## Exercise brief
Produce an exact copy of the first line of the data below and each line after it, please, up to and including the one with "- the 3-month".

## Dataset entries
################

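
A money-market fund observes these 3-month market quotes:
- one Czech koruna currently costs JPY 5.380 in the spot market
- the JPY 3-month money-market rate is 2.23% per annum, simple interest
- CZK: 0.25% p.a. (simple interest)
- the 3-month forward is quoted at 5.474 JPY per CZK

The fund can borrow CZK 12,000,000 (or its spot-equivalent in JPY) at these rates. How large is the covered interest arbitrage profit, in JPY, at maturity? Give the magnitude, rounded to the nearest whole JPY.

JPY 809,133

T = 3/12 years.
Invest the CZK and cover forward: 12,000,000 × 1.000625 × 5.474 = JPY 65,729,055.00.
Convert at spot and invest in JPY: 12,000,000 × 5.380 × 1.005575 = JPY 64,919,922.00.
The quoted forward overvalues CZK, so borrow JPY, buy CZK at spot, deposit the CZK at 0.25%, and sell the proceeds forward at 5.474.
Arbitrage profit = |65,729,055.00 − 64,919,922.00| = JPY 809,133.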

################

## Response below
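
A money-market fund observes these 3-month market quotes:
- one Czech koruna currently costs JPY 5.380 in the spot market
- the JPY 3-month money-market rate is 2.23% per annum, simple interest
- CZK: 0.25% p.a. (simple interest)
- the 3-month forward is quoted at 5.474 JPY per CZK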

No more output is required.